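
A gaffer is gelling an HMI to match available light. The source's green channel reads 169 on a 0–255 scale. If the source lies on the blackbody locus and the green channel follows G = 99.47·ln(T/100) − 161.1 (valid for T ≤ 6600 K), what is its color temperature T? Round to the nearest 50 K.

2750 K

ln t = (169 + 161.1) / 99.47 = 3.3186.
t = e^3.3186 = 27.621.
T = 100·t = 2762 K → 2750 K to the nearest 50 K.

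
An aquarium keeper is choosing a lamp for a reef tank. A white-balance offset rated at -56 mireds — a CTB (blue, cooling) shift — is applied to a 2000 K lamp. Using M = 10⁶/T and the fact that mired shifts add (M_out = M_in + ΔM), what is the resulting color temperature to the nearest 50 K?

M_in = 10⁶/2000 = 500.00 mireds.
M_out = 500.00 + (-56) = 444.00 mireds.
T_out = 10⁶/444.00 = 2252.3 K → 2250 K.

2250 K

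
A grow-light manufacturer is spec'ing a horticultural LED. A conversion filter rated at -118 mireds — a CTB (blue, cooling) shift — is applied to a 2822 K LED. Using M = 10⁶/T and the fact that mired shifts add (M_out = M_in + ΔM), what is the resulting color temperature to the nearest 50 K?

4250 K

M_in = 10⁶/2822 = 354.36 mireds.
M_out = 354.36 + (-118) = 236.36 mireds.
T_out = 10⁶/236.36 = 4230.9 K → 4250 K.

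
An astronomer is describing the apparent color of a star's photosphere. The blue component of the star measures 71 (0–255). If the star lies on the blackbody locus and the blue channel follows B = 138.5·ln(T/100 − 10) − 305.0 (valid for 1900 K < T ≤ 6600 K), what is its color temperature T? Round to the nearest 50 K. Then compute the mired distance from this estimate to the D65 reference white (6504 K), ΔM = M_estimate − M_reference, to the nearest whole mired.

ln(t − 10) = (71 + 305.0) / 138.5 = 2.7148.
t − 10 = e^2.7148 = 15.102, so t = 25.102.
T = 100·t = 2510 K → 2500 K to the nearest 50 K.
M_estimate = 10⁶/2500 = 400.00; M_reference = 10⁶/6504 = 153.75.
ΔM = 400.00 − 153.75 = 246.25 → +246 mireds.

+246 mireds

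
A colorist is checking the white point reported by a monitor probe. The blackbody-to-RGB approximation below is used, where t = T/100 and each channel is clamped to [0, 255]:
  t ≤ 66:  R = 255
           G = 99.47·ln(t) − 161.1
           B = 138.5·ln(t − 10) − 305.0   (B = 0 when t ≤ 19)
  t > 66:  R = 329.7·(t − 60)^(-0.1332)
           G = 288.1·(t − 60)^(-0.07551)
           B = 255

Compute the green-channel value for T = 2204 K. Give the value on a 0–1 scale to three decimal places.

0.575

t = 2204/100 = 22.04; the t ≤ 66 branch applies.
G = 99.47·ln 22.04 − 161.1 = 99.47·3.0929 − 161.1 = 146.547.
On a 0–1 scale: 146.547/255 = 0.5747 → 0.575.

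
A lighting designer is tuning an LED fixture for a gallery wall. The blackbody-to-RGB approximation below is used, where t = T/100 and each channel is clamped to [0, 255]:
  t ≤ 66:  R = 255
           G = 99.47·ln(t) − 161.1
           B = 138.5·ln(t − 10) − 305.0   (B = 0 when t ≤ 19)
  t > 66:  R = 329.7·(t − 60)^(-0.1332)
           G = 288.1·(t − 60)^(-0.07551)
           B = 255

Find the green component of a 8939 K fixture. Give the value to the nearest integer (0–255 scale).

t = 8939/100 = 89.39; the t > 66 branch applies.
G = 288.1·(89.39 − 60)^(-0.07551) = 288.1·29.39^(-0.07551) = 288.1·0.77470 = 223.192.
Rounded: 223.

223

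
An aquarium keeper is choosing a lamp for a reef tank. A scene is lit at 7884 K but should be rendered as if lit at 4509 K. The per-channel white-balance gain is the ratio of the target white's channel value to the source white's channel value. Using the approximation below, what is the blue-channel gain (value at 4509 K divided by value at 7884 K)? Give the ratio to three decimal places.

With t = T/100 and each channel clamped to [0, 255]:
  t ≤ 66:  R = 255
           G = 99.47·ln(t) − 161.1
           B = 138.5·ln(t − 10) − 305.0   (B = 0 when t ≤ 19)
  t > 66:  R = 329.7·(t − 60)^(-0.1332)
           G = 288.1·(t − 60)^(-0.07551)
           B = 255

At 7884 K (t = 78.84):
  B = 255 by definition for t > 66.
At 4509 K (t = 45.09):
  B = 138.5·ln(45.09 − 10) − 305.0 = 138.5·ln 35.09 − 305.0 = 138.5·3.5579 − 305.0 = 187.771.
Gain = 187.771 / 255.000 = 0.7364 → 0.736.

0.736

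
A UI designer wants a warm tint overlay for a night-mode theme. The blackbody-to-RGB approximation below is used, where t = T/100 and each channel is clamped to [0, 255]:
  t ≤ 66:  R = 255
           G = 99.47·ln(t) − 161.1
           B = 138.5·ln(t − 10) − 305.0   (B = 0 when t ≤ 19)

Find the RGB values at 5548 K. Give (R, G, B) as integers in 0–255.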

- [WHAT YOU WILL DO] Track down all lines above with the string "clamped" and copy them.

- [YOUR SOLUTION]
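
A colorist is checking the white point reported by a monitor probe. The blackbody-to-RGB approximation below is used, where t = T/100 and each channel is clamped to [0, 255]:
A lighting designer is tuning an LED fixture for a gallery wall. The blackbody-to-RGB approximation below is used, where t = T/100 and each channel is clamped to [0, 255]:
With t = T/100 and each channel clamped to [0, 255]:
A UI designer wants a warm tint overlay for a night-mode theme. The blackbody-to-RGB approximation below is used, where t = T/100 and each channel is clamped to [0, 255]: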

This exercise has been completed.